§ Data to examine:
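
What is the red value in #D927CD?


Color: #D927CD
R = D9 = 217
G = 27 = 39
B = CD = 205
Red = 217


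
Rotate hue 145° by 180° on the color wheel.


New hue = (H + rotation) mod 360
New hue = (145 + 180) mod 360
= 325 mod 360
= 325°


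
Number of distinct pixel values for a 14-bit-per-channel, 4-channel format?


Total bits = 14 bits/channel × 4 channels = 56 bits
Distinct pixel values = 2^56
= 72,057,594,037,927,936 pixel values


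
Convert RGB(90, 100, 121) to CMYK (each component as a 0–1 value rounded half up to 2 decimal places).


R'=90/255≈0.3529, G'=100/255≈0.3922, B'=121/255≈0.4745
K = 1 - max(R',G',B') = 1 - 121/255 = 134/255 = 0.52549… → 0.53
(1-R'-K)/(1-K) simplifies to (max-R)/max with max = 121:
C = (121-90)/121 = 31/121 = 0.25619… → 0.26
M = (121-100)/121 = 21/121 = 0.17355… → 0.17
Y = (121-121)/121 = 0/121 = 0 → 0.00
= CMYK(0.26, 0.17, 0.00, 0.53)


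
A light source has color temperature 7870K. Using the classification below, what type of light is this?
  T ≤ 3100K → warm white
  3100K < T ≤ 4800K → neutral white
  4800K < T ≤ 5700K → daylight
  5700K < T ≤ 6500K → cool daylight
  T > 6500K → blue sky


Temperature: 7870K
7870K > 6500K → blue sky
Classification: blue sky


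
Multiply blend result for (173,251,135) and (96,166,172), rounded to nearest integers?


Multiply: C = A×B/255, rounded to nearest integer
R: 173×96/255 = 16608/255 ≈ 65.129 → 65
G: 251×166/255 = 41666/255 ≈ 163.396 → 163
B: 135×172/255 = 23220/255 ≈ 91.059 → 91
= RGB(65, 163, 91)


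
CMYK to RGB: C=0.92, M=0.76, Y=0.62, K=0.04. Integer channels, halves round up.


R = 255 × (1-C) × (1-K) = 255 × 0.08 × 0.96 = 19.584 → 20
G = 255 × (1-M) × (1-K) = 255 × 0.24 × 0.96 = 58.752 → 59
B = 255 × (1-Y) × (1-K) = 255 × 0.38 × 0.96 = 93.024 → 93
= RGB(20, 59, 93)


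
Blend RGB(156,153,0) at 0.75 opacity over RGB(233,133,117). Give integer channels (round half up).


C = α×F + (1-α)×B, with 1-α = 0.25
R: 0.75×156 + 0.25×233 = 117.00 + 58.25 = 175.25 → 175
G: 0.75×153 + 0.25×133 = 114.75 + 33.25 = 148.00 → 148
B: 0.75×0 + 0.25×117 = 0.00 + 29.25 = 29.25 → 29
= RGB(175, 148, 29)


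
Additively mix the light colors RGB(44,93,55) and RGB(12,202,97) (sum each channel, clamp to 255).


Additive: each channel = min(255, C₁+C₂)
R: 44+12 = 56 → 56
G: 93+202 = 295 → 255
B: 55+97 = 152 → 152
= RGB(56, 255, 152)


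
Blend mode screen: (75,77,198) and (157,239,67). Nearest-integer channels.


Screen: C = 255 - (255-A)×(255-B)/255, rounded to nearest integer
R: 255 - (255-75)×(255-157)/255 = 255 - 17640/255 ≈ 255 - 69.176 = 185.824 → 186
G: 255 - (255-77)×(255-239)/255 = 255 - 2848/255 ≈ 255 - 11.169 = 243.831 → 244
B: 255 - (255-198)×(255-67)/255 = 255 - 10716/255 ≈ 255 - 42.024 = 212.976 → 213
= RGB(186, 244, 213)


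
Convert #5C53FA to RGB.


5C → 92 (R)
53 → 83 (G)
FA → 250 (B)
= RGB(92, 83, 250)


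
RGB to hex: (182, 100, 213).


R = 182 → B6 (hex)
G = 100 → 64 (hex)
B = 213 → D5 (hex)
Hex = #B664D5


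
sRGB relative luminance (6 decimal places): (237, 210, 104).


Linearize each channel (sRGB transfer function): c = v/255; c_lin = c/12.92 if c ≤ 0.04045, else ((c+0.055)/1.055)^2.4
  R: 237/255 ≈ 0.929412 > 0.04045 → ((0.929412+0.055)/1.055)^2.4 ≈ 0.846873
  G: 210/255 ≈ 0.823529 > 0.04045 → ((0.823529+0.055)/1.055)^2.4 ≈ 0.644480
  B: 104/255 ≈ 0.407843 > 0.04045 → ((0.407843+0.055)/1.055)^2.4 ≈ 0.138432
R_lin = 0.846873, G_lin = 0.644480, B_lin = 0.138432
L = 0.2126×R + 0.7152×G + 0.0722×B
L = 0.2126×0.846873 + 0.7152×0.644480 + 0.0722×0.138432
L ≈ 0.650972


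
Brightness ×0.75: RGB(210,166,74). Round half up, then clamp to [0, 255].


Multiply each channel by 0.75, round half up, clamp to [0, 255]
R: 210×0.75 = 157.5 → round → 158
G: 166×0.75 = 124.5 → round → 125
B: 74×0.75 = 55.5 → round → 56
= RGB(158, 125, 56)


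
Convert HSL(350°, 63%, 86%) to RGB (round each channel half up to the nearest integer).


H=350°, S=0.63, L=0.86
C = (1-|2L-1|)×S = (1-|0.72|)×0.63 = 0.1764
H' = H/60 = 350/60 ≈ 5.8333; X = C×(1-|H' mod 2 - 1|) = 0.0294
m = L - C/2 = 0.86 - 0.0882 = 0.7718
Sector ⌊H'⌋ = 5 → (R',G',B') = (0.1764, 0.0, 0.0294)
RGB = ((R'+m)×255, (G'+m)×255, (B'+m)×255) = (241.791, 196.809, 204.306)
Round half up → RGB(242, 197, 204)


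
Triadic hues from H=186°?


Triadic: equally spaced at 120° intervals
H1 = 186°
H2 = (186 + 120) mod 360 = 306°
H3 = (186 + 240) mod 360 = 66°
Triadic = 186°, 306°, 66°


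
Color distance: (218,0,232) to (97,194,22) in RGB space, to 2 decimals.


d = √[(R₁-R₂)² + (G₁-G₂)² + (B₁-B₂)²]
d = √[(218-97)² + (0-194)² + (232-22)²]
d = √[14641 + 37636 + 44100]
d = √96377
d ≈ 310.45


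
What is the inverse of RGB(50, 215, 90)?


Invert: (255-R, 255-G, 255-B)
R: 255-50 = 205
G: 255-215 = 40
B: 255-90 = 165
= RGB(205, 40, 165)


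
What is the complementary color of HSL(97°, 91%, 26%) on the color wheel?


Complement = opposite side of color wheel = hue + 180°
H' = (97 + 180) mod 360 = 277°
S and L unchanged.
= HSL(277°, 91%, 26%)


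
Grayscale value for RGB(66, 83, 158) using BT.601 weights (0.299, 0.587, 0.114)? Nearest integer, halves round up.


Gray = 0.299×R + 0.587×G + 0.114×B
Gray = 0.299×66 + 0.587×83 + 0.114×158
Gray = 19.734 + 48.721 + 18.012
Gray = 86.467 → round half up → 86
Gray = 86


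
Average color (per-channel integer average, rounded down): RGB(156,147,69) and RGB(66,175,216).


Midpoint: each channel = ⌊(C₁+C₂)/2⌋
R: ⌊(156+66)/2⌋ = 111
G: ⌊(147+175)/2⌋ = 161
B: ⌊(69+216)/2⌋ = 142
= RGB(111, 161, 142)


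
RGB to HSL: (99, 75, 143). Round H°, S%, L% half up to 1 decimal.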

§ Work instructions: Give back each line above precisely as it stands.

§ Answer section:
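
What is the red value in #D927CD?


Color: #D927CD
R = D9 = 217
G = 27 = 39
B = CD = 205
Red = 217


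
Rotate hue 145° by 180° on the color wheel.


New hue = (H + rotation) mod 360
New hue = (145 + 180) mod 360
= 325 mod 360
= 325°


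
Number of distinct pixel values for a 14-bit-per-channel, 4-channel format?


Total bits = 14 bits/channel × 4 channels = 56 bits
Distinct pixel values = 2^56
= 72,057,594,037,927,936 pixel values


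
Convert RGB(90, 100, 121) to CMYK (each component as a 0–1 value rounded half up to 2 decimal places).


R'=90/255≈0.3529, G'=100/255≈0.3922, B'=121/255≈0.4745
K = 1 - max(R',G',B') = 1 - 121/255 = 134/255 = 0.52549… → 0.53
(1-R'-K)/(1-K) simplifies to (max-R)/max with max = 121:
C = (121-90)/121 = 31/121 = 0.25619… → 0.26
M = (121-100)/121 = 21/121 = 0.17355… → 0.17
Y = (121-121)/121 = 0/121 = 0 → 0.00
= CMYK(0.26, 0.17, 0.00, 0.53)


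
A light source has color temperature 7870K. Using the classification below, what type of light is this?
  T ≤ 3100K → warm white
  3100K < T ≤ 4800K → neutral white
  4800K < T ≤ 5700K → daylight
  5700K < T ≤ 6500K → cool daylight
  T > 6500K → blue sky


Temperature: 7870K
7870K > 6500K → blue sky
Classification: blue sky


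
Multiply blend result for (173,251,135) and (96,166,172), rounded to nearest integers?


Multiply: C = A×B/255, rounded to nearest integer
R: 173×96/255 = 16608/255 ≈ 65.129 → 65
G: 251×166/255 = 41666/255 ≈ 163.396 → 163
B: 135×172/255 = 23220/255 ≈ 91.059 → 91
= RGB(65, 163, 91)


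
CMYK to RGB: C=0.92, M=0.76, Y=0.62, K=0.04. Integer channels, halves round up.


R = 255 × (1-C) × (1-K) = 255 × 0.08 × 0.96 = 19.584 → 20
G = 255 × (1-M) × (1-K) = 255 × 0.24 × 0.96 = 58.752 → 59
B = 255 × (1-Y) × (1-K) = 255 × 0.38 × 0.96 = 93.024 → 93
= RGB(20, 59, 93)


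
Blend RGB(156,153,0) at 0.75 opacity over RGB(233,133,117). Give integer channels (round half up).


C = α×F + (1-α)×B, with 1-α = 0.25
R: 0.75×156 + 0.25×233 = 117.00 + 58.25 = 175.25 → 175
G: 0.75×153 + 0.25×133 = 114.75 + 33.25 = 148.00 → 148
B: 0.75×0 + 0.25×117 = 0.00 + 29.25 = 29.25 → 29
= RGB(175, 148, 29)


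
Additively mix the light colors RGB(44,93,55) and RGB(12,202,97) (sum each channel, clamp to 255).


Additive: each channel = min(255, C₁+C₂)
R: 44+12 = 56 → 56
G: 93+202 = 295 → 255
B: 55+97 = 152 → 152
= RGB(56, 255, 152)


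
Blend mode screen: (75,77,198) and (157,239,67). Nearest-integer channels.


Screen: C = 255 - (255-A)×(255-B)/255, rounded to nearest integer
R: 255 - (255-75)×(255-157)/255 = 255 - 17640/255 ≈ 255 - 69.176 = 185.824 → 186
G: 255 - (255-77)×(255-239)/255 = 255 - 2848/255 ≈ 255 - 11.169 = 243.831 → 244
B: 255 - (255-198)×(255-67)/255 = 255 - 10716/255 ≈ 255 - 42.024 = 212.976 → 213
= RGB(186, 244, 213)


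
Convert #5C53FA to RGB.


5C → 92 (R)
53 → 83 (G)
FA → 250 (B)
= RGB(92, 83, 250)


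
RGB to hex: (182, 100, 213).


R = 182 → B6 (hex)
G = 100 → 64 (hex)
B = 213 → D5 (hex)
Hex = #B664D5


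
sRGB relative luminance (6 decimal places): (237, 210, 104).


Linearize each channel (sRGB transfer function): c = v/255; c_lin = c/12.92 if c ≤ 0.04045, else ((c+0.055)/1.055)^2.4
  R: 237/255 ≈ 0.929412 > 0.04045 → ((0.929412+0.055)/1.055)^2.4 ≈ 0.846873
  G: 210/255 ≈ 0.823529 > 0.04045 → ((0.823529+0.055)/1.055)^2.4 ≈ 0.644480
  B: 104/255 ≈ 0.407843 > 0.04045 → ((0.407843+0.055)/1.055)^2.4 ≈ 0.138432
R_lin = 0.846873, G_lin = 0.644480, B_lin = 0.138432
L = 0.2126×R + 0.7152×G + 0.0722×B
L = 0.2126×0.846873 + 0.7152×0.644480 + 0.0722×0.138432
L ≈ 0.650972


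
Brightness ×0.75: RGB(210,166,74). Round half up, then clamp to [0, 255].


Multiply each channel by 0.75, round half up, clamp to [0, 255]
R: 210×0.75 = 157.5 → round → 158
G: 166×0.75 = 124.5 → round → 125
B: 74×0.75 = 55.5 → round → 56
= RGB(158, 125, 56)


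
Convert HSL(350°, 63%, 86%) to RGB (round each channel half up to the nearest integer).


H=350°, S=0.63, L=0.86
C = (1-|2L-1|)×S = (1-|0.72|)×0.63 = 0.1764
H' = H/60 = 350/60 ≈ 5.8333; X = C×(1-|H' mod 2 - 1|) = 0.0294
m = L - C/2 = 0.86 - 0.0882 = 0.7718
Sector ⌊H'⌋ = 5 → (R',G',B') = (0.1764, 0.0, 0.0294)
RGB = ((R'+m)×255, (G'+m)×255, (B'+m)×255) = (241.791, 196.809, 204.306)
Round half up → RGB(242, 197, 204)


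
Triadic hues from H=186°?


Triadic: equally spaced at 120° intervals
H1 = 186°
H2 = (186 + 120) mod 360 = 306°
H3 = (186 + 240) mod 360 = 66°
Triadic = 186°, 306°, 66°


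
Color distance: (218,0,232) to (97,194,22) in RGB space, to 2 decimals.


d = √[(R₁-R₂)² + (G₁-G₂)² + (B₁-B₂)²]
d = √[(218-97)² + (0-194)² + (232-22)²]
d = √[14641 + 37636 + 44100]
d = √96377
d ≈ 310.45


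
What is the inverse of RGB(50, 215, 90)?


Invert: (255-R, 255-G, 255-B)
R: 255-50 = 205
G: 255-215 = 40
B: 255-90 = 165
= RGB(205, 40, 165)


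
What is the complementary color of HSL(97°, 91%, 26%) on the color wheel?


Complement = opposite side of color wheel = hue + 180°
H' = (97 + 180) mod 360 = 277°
S and L unchanged.
= HSL(277°, 91%, 26%)


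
Grayscale value for RGB(66, 83, 158) using BT.601 weights (0.299, 0.587, 0.114)? Nearest integer, halves round up.


Gray = 0.299×R + 0.587×G + 0.114×B
Gray = 0.299×66 + 0.587×83 + 0.114×158
Gray = 19.734 + 48.721 + 18.012
Gray = 86.467 → round half up → 86
Gray = 86


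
Average color (per-channel integer average, rounded down): RGB(156,147,69) and RGB(66,175,216).


Midpoint: each channel = ⌊(C₁+C₂)/2⌋
R: ⌊(156+66)/2⌋ = 111
G: ⌊(147+175)/2⌋ = 161
B: ⌊(69+216)/2⌋ = 142
= RGB(111, 161, 142)


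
RGB to HSL: (99, 75, 143). Round H°, S%, L% half up to 1 decimal.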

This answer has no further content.